# WHAT THE TASK ASKS
Each entry in the block below needs to be copied out exactly.

Saved data entries
□ □ □ □ □ □ □
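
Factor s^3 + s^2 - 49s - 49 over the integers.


Try integer roots (divisors of -49). s=-7: p(-7)=0.
Divide out (s + 7): quotient is s^2 - 6s - 7.
Factor the quadratic: (s + 1)(s - 7)
Result: (s + 7)(s + 1)(s - 7)


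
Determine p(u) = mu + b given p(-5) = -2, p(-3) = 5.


p(u) = mu + b. Using p(-5)=-2, p(-3)=5:
m = (-2 - 5)/(-5 + 3) = -7/-2 = 7/2
b = -2 - m*(-5) = -2 + 35/2 = 31/2
p(u) = (7/2)u + (31/2)


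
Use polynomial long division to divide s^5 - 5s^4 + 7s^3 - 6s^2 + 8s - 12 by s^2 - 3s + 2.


(s^5 - 5s^4 + 7s^3 - 6s^2 + 8s - 12) / (s^2 - 3s + 2)
Step 1: s^3 * (s^2 - 3s + 2) = s^5 - 3s^4 + 2s^3; subtract.
Step 2: -2s^2 * (s^2 - 3s + 2) = -2s^4 + 6s^3 - 4s^2; subtract.
Step 3: -s * (s^2 - 3s + 2) = -s^3 + 3s^2 - 2s; subtract.
Step 4: -5 * (s^2 - 3s + 2) = -5s^2 + 15s - 10; subtract.
Quotient: s^3 - 2s^2 - s - 5, Remainder: -5s - 2


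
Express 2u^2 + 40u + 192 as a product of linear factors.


Roots satisfy r1 + r2 = -b/a = -20 and r1*r2 = c/a = 96.
So r1 = -8, r2 = -12.
2u^2 + 40u + 192 = 2(u - r1)(u - r2) = 2(u + 8)(u + 12)


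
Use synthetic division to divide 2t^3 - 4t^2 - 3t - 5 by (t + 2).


Synthetic division with c = -2. Coefficients: 2, -4, -3, -5
Bring down 2.
  2 * -2 = -4; -4 - 4 = -8
  -8 * -2 = 16; 16 - 3 = 13
  13 * -2 = -26; -26 - 5 = -31
Quotient: 2t^2 - 8t + 13, Remainder: -31


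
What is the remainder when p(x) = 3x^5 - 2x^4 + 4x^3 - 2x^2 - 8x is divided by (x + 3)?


By the Remainder Theorem, the remainder equals p(-3):
  3*(-3)^5 = -729
  -2*(-3)^4 = -162
  4*(-3)^3 = -108
  -2*(-3)^2 = -18
  -8*(-3)^1 = 24
  constant: 0
Sum: -729 - 162 - 108 - 18 + 24 + 0 = -993


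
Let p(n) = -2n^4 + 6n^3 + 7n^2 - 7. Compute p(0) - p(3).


p(0) = -7
p(3) = 56
p(0) - p(3) = -7 - 56 = -63


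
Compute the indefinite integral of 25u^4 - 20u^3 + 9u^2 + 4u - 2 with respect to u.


Reverse power rule on each term:
  ∫ 25u^4 du = 5u^5
  ∫ -20u^3 du = -5u^4
  ∫ 9u^2 du = 3u^3
  ∫ 4u du = 2u^2
  ∫ -2 du = -2u
F(u) = 5u^5 - 5u^4 + 3u^3 + 2u^2 - 2u + C


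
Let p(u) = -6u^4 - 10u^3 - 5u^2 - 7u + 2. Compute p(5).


Using direct substitution:
  -6 * (5)^4 = -3750
  -10 * (5)^3 = -1250
  -5 * (5)^2 = -125
  -7 * (5)^1 = -35
  constant: 2
Sum = -3750 - 1250 - 125 - 35 + 2 = -5158


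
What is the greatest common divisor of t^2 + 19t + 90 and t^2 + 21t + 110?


Factor each:
  t^2 + 19t + 90 = (t + 10)(t + 9)
  t^2 + 21t + 110 = (t + 10)(t + 11)
Common monic factor: t + 10


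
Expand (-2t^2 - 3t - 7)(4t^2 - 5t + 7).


Distribute each term of the first polynomial:
  (-2t^2)(4t^2 - 5t + 7) = -8t^4 + 10t^3 - 14t^2
  (-3t)(4t^2 - 5t + 7) = -12t^3 + 15t^2 - 21t
  (-7)(4t^2 - 5t + 7) = -28t^2 + 35t - 49
Sum: -8t^4 - 2t^3 - 27t^2 + 14t - 49


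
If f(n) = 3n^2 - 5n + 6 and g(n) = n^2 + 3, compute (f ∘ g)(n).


Substitute g(n) into f:
f(g(n)) = 3*(n^2 + 3)^2 + (-5)*(n^2 + 3) + 6
(n^2 + 3)^2 = n^4 + 6n^2 + 9
Expand and combine: 3n^4 + 13n^2 + 18


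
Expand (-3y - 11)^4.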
□ □ □ □ □ □ □
# EXERCISE SOLUTION
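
Factor s^3 + s^2 - 49s - 49 over the integers.


Try integer roots (divisors of -49). s=-7: p(-7)=0.
Divide out (s + 7): quotient is s^2 - 6s - 7.
Factor the quadratic: (s + 1)(s - 7)
Result: (s + 7)(s + 1)(s - 7)


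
Determine p(u) = mu + b given p(-5) = -2, p(-3) = 5.


p(u) = mu + b. Using p(-5)=-2, p(-3)=5:
m = (-2 - 5)/(-5 + 3) = -7/-2 = 7/2
b = -2 - m*(-5) = -2 + 35/2 = 31/2
p(u) = (7/2)u + (31/2)


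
Use polynomial long division to divide s^5 - 5s^4 + 7s^3 - 6s^2 + 8s - 12 by s^2 - 3s + 2.


(s^5 - 5s^4 + 7s^3 - 6s^2 + 8s - 12) / (s^2 - 3s + 2)
Step 1: s^3 * (s^2 - 3s + 2) = s^5 - 3s^4 + 2s^3; subtract.
Step 2: -2s^2 * (s^2 - 3s + 2) = -2s^4 + 6s^3 - 4s^2; subtract.
Step 3: -s * (s^2 - 3s + 2) = -s^3 + 3s^2 - 2s; subtract.
Step 4: -5 * (s^2 - 3s + 2) = -5s^2 + 15s - 10; subtract.
Quotient: s^3 - 2s^2 - s - 5, Remainder: -5s - 2


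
Express 2u^2 + 40u + 192 as a product of linear factors.


Roots satisfy r1 + r2 = -b/a = -20 and r1*r2 = c/a = 96.
So r1 = -8, r2 = -12.
2u^2 + 40u + 192 = 2(u - r1)(u - r2) = 2(u + 8)(u + 12)


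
Use synthetic division to divide 2t^3 - 4t^2 - 3t - 5 by (t + 2).


Synthetic division with c = -2. Coefficients: 2, -4, -3, -5
Bring down 2.
  2 * -2 = -4; -4 - 4 = -8
  -8 * -2 = 16; 16 - 3 = 13
  13 * -2 = -26; -26 - 5 = -31
Quotient: 2t^2 - 8t + 13, Remainder: -31


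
What is the remainder when p(x) = 3x^5 - 2x^4 + 4x^3 - 2x^2 - 8x is divided by (x + 3)?


By the Remainder Theorem, the remainder equals p(-3):
  3*(-3)^5 = -729
  -2*(-3)^4 = -162
  4*(-3)^3 = -108
  -2*(-3)^2 = -18
  -8*(-3)^1 = 24
  constant: 0
Sum: -729 - 162 - 108 - 18 + 24 + 0 = -993


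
Let p(n) = -2n^4 + 6n^3 + 7n^2 - 7. Compute p(0) - p(3).


p(0) = -7
p(3) = 56
p(0) - p(3) = -7 - 56 = -63


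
Compute the indefinite integral of 25u^4 - 20u^3 + 9u^2 + 4u - 2 with respect to u.


Reverse power rule on each term:
  ∫ 25u^4 du = 5u^5
  ∫ -20u^3 du = -5u^4
  ∫ 9u^2 du = 3u^3
  ∫ 4u du = 2u^2
  ∫ -2 du = -2u
F(u) = 5u^5 - 5u^4 + 3u^3 + 2u^2 - 2u + C


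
Let p(u) = -6u^4 - 10u^3 - 5u^2 - 7u + 2. Compute p(5).


Using direct substitution:
  -6 * (5)^4 = -3750
  -10 * (5)^3 = -1250
  -5 * (5)^2 = -125
  -7 * (5)^1 = -35
  constant: 2
Sum = -3750 - 1250 - 125 - 35 + 2 = -5158


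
What is the greatest common divisor of t^2 + 19t + 90 and t^2 + 21t + 110?


Factor each:
  t^2 + 19t + 90 = (t + 10)(t + 9)
  t^2 + 21t + 110 = (t + 10)(t + 11)
Common monic factor: t + 10


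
Expand (-2t^2 - 3t - 7)(4t^2 - 5t + 7).


Distribute each term of the first polynomial:
  (-2t^2)(4t^2 - 5t + 7) = -8t^4 + 10t^3 - 14t^2
  (-3t)(4t^2 - 5t + 7) = -12t^3 + 15t^2 - 21t
  (-7)(4t^2 - 5t + 7) = -28t^2 + 35t - 49
Sum: -8t^4 - 2t^3 - 27t^2 + 14t - 49


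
If f(n) = 3n^2 - 5n + 6 and g(n) = n^2 + 3, compute (f ∘ g)(n).


Substitute g(n) into f:
f(g(n)) = 3*(n^2 + 3)^2 + (-5)*(n^2 + 3) + 6
(n^2 + 3)^2 = n^4 + 6n^2 + 9
Expand and combine: 3n^4 + 13n^2 + 18


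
Expand (-3y - 11)^4.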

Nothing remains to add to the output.